» What is needed
Please set down every record exactly as it appears below.

» The data
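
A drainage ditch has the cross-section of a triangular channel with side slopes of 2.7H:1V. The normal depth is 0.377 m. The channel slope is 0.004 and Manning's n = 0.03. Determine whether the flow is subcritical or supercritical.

subcritical

For a triangular section with side slope z = 2.7: A = zy² = 2.7×0.377² = 0.3837 m²; P = 2y√(1+z²) = 2×0.377×2.879 = 2.171 m.
Hydraulic radius R = A/P = 0.3837/2.171 = 0.1768 m.
V = (1/n) R^(2/3) √S = (1/0.03) × 0.1768^(2/3) × √0.004 = 0.664 m/s. Hydraulic depth D_h = A/T = 0.3837/2.036 = 0.1885 m.
Froude number Fr = V/√(g·D_h) = 0.664/√(9.81×0.1885) = 0.488, which is less than 1, so the flow is subcritical.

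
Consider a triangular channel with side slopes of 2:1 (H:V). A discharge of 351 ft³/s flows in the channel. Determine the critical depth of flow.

y_c = 4.53 ft

At critical depth, Q² T / (g A³) = 1, i.e. A³/T = Q²/g = 351²/32.2 = 3826.
Try y = 3.23 ft: A³/T = 703.1 — too small.
Try y = 4.53 ft: A³/T = 3815 — matches.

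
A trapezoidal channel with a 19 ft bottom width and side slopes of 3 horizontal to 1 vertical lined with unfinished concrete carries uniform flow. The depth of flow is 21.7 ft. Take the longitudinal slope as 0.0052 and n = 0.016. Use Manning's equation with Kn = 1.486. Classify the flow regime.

supercritical

With bottom width b = 19 ft and side slope z = 3: A = (b + zy)y = (19 + 3×21.7)×21.7 = 1825 ft²; P = b + 2y√(1+z²) = 19 + 2×21.7×3.162 = 156.2 ft.
Hydraulic radius R = A/P = 1825/156.2 = 11.68 ft.
V = (1.486/n) R^(2/3) √S = (1.486/0.016) × 11.68^(2/3) × √0.0052 = 34.48 ft/s. Hydraulic depth D_h = A/T = 1825/149.2 = 12.23 ft.
Froude number Fr = V/√(g·D_h) = 34.48/√(32.2×12.23) = 1.74, which is greater than 1, so the flow is supercritical.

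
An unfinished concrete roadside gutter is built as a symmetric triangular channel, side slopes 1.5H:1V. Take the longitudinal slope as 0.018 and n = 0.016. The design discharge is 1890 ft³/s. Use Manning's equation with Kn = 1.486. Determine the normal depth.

Manning's equation rearranged: A R^(2/3) = nQ / (1.486·√S) = 0.016 × 1890 / (1.486 × √0.018) = 151.7.
At y = 5.25 ft: A R^(2/3) = 69.6 — short.
At y = 7.65 ft: A R^(2/3) = 189.9 — over.
At y = 7.03 ft: A R^(2/3) = 151.6 — close enough.

y_n = 7.03 ft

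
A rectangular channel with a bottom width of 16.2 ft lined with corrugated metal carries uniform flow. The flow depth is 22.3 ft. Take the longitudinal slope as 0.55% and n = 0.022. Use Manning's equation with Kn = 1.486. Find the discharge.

Flow area A = b·y = 16.2 × 22.3 = 361.3 ft². Wetted perimeter P = b + 2y = 16.2 + 2×22.3 = 60.8 ft.
Hydraulic radius R = A/P = 361.3/60.8 = 5.942 ft.
Manning's equation: Q = (1.486/n) A R^(2/3) S^(1/2) = (1.486/0.022) × 361.3 × 5.942^(2/3) × 0.0055^(1/2) = 5940 ft³/s.

Q = 5940 ft³/s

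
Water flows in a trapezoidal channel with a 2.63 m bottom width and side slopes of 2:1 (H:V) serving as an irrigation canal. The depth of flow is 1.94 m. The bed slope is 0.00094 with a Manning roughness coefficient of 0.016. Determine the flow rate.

Q = 26.1 m³/s

With bottom width b = 2.63 m and side slope z = 2: A = (b + zy)y = (2.63 + 2×1.94)×1.94 = 12.63 m²; P = b + 2y√(1+z²) = 2.63 + 2×1.94×2.236 = 11.31 m.
Hydraulic radius R = A/P = 12.63/11.31 = 1.117 m.
Manning's equation: Q = (1/n) A R^(2/3) S^(1/2) = (1/0.016) × 12.63 × 1.117^(2/3) × 0.00094^(1/2) = 26.1 m³/s.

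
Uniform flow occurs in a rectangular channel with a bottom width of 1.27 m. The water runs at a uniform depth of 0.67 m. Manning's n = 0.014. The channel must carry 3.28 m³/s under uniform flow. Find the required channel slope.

S = 0.013

Flow area A = b·y = 1.27 × 0.67 = 0.8509 m². Wetted perimeter P = b + 2y = 1.27 + 2×0.67 = 2.61 m.
Hydraulic radius R = A/P = 0.8509/2.61 = 0.326 m.
From Manning's equation, S = [nQ / (1 A R^(2/3))]² = [0.014 × 3.28 / (1 × 0.8509 × 0.326^(2/3))]² = 0.013.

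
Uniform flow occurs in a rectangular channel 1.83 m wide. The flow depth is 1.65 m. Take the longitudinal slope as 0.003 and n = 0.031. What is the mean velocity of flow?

V = 1.24 m/s

Flow area A = b·y = 1.83 × 1.65 = 3.019 m². Wetted perimeter P = b + 2y = 1.83 + 2×1.65 = 5.13 m.
Hydraulic radius R = A/P = 3.019/5.13 = 0.5886 m.
From Manning's equation, V = (1/n) R^(2/3) S^(1/2) = (1/0.031) × 0.5886^(2/3) × 0.003^(1/2) = 1.24 m/s.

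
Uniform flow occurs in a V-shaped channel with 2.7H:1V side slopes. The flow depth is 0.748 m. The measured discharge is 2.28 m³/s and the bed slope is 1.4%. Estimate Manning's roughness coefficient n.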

» Written answer
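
A drainage ditch has the cross-section of a triangular channel with side slopes of 2.7H:1V. The normal depth is 0.377 m. The channel slope is 0.004 and Manning's n = 0.03. Determine whether the flow is subcritical or supercritical.

subcritical

For a triangular section with side slope z = 2.7: A = zy² = 2.7×0.377² = 0.3837 m²; P = 2y√(1+z²) = 2×0.377×2.879 = 2.171 m.
Hydraulic radius R = A/P = 0.3837/2.171 = 0.1768 m.
V = (1/n) R^(2/3) √S = (1/0.03) × 0.1768^(2/3) × √0.004 = 0.664 m/s. Hydraulic depth D_h = A/T = 0.3837/2.036 = 0.1885 m.
Froude number Fr = V/√(g·D_h) = 0.664/√(9.81×0.1885) = 0.488, which is less than 1, so the flow is subcritical.

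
Consider a triangular channel with side slopes of 2:1 (H:V). A discharge of 351 ft³/s flows in the channel. Determine the critical depth of flow.

y_c = 4.53 ft

At critical depth, Q² T / (g A³) = 1, i.e. A³/T = Q²/g = 351²/32.2 = 3826.
Try y = 3.23 ft: A³/T = 703.1 — too small.
Try y = 4.53 ft: A³/T = 3815 — matches.

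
A trapezoidal channel with a 19 ft bottom width and side slopes of 3 horizontal to 1 vertical lined with unfinished concrete carries uniform flow. The depth of flow is 21.7 ft. Take the longitudinal slope as 0.0052 and n = 0.016. Use Manning's equation with Kn = 1.486. Classify the flow regime.

supercritical

With bottom width b = 19 ft and side slope z = 3: A = (b + zy)y = (19 + 3×21.7)×21.7 = 1825 ft²; P = b + 2y√(1+z²) = 19 + 2×21.7×3.162 = 156.2 ft.
Hydraulic radius R = A/P = 1825/156.2 = 11.68 ft.
V = (1.486/n) R^(2/3) √S = (1.486/0.016) × 11.68^(2/3) × √0.0052 = 34.48 ft/s. Hydraulic depth D_h = A/T = 1825/149.2 = 12.23 ft.
Froude number Fr = V/√(g·D_h) = 34.48/√(32.2×12.23) = 1.74, which is greater than 1, so the flow is supercritical.

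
An unfinished concrete roadside gutter is built as a symmetric triangular channel, side slopes 1.5H:1V. Take the longitudinal slope as 0.018 and n = 0.016. The design discharge is 1890 ft³/s. Use Manning's equation with Kn = 1.486. Determine the normal depth.

Manning's equation rearranged: A R^(2/3) = nQ / (1.486·√S) = 0.016 × 1890 / (1.486 × √0.018) = 151.7.
At y = 5.25 ft: A R^(2/3) = 69.6 — short.
At y = 7.65 ft: A R^(2/3) = 189.9 — over.
At y = 7.03 ft: A R^(2/3) = 151.6 — close enough.

y_n = 7.03 ft

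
A rectangular channel with a bottom width of 16.2 ft lined with corrugated metal carries uniform flow. The flow depth is 22.3 ft. Take the longitudinal slope as 0.55% and n = 0.022. Use Manning's equation with Kn = 1.486. Find the discharge.

Flow area A = b·y = 16.2 × 22.3 = 361.3 ft². Wetted perimeter P = b + 2y = 16.2 + 2×22.3 = 60.8 ft.
Hydraulic radius R = A/P = 361.3/60.8 = 5.942 ft.
Manning's equation: Q = (1.486/n) A R^(2/3) S^(1/2) = (1.486/0.022) × 361.3 × 5.942^(2/3) × 0.0055^(1/2) = 5940 ft³/s.

Q = 5940 ft³/s

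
Water flows in a trapezoidal channel with a 2.63 m bottom width and side slopes of 2:1 (H:V) serving as an irrigation canal. The depth of flow is 1.94 m. The bed slope is 0.00094 with a Manning roughness coefficient of 0.016. Determine the flow rate.

Q = 26.1 m³/s

With bottom width b = 2.63 m and side slope z = 2: A = (b + zy)y = (2.63 + 2×1.94)×1.94 = 12.63 m²; P = b + 2y√(1+z²) = 2.63 + 2×1.94×2.236 = 11.31 m.
Hydraulic radius R = A/P = 12.63/11.31 = 1.117 m.
Manning's equation: Q = (1/n) A R^(2/3) S^(1/2) = (1/0.016) × 12.63 × 1.117^(2/3) × 0.00094^(1/2) = 26.1 m³/s.

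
Uniform flow occurs in a rectangular channel with a bottom width of 1.27 m. The water runs at a uniform depth of 0.67 m. Manning's n = 0.014. The channel must carry 3.28 m³/s under uniform flow. Find the required channel slope.

S = 0.013

Flow area A = b·y = 1.27 × 0.67 = 0.8509 m². Wetted perimeter P = b + 2y = 1.27 + 2×0.67 = 2.61 m.
Hydraulic radius R = A/P = 0.8509/2.61 = 0.326 m.
From Manning's equation, S = [nQ / (1 A R^(2/3))]² = [0.014 × 3.28 / (1 × 0.8509 × 0.326^(2/3))]² = 0.013.

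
Uniform flow occurs in a rectangular channel 1.83 m wide. The flow depth is 1.65 m. Take the longitudinal slope as 0.003 and n = 0.031. What is the mean velocity of flow?

V = 1.24 m/s

Flow area A = b·y = 1.83 × 1.65 = 3.019 m². Wetted perimeter P = b + 2y = 1.83 + 2×1.65 = 5.13 m.
Hydraulic radius R = A/P = 3.019/5.13 = 0.5886 m.
From Manning's equation, V = (1/n) R^(2/3) S^(1/2) = (1/0.031) × 0.5886^(2/3) × 0.003^(1/2) = 1.24 m/s.

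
Uniform flow occurs in a V-shaped channel with 2.7H:1V side slopes. The flow depth is 0.748 m. The measured discharge is 2.28 m³/s and the bed slope is 1.4%. Estimate Manning's roughness coefficient n.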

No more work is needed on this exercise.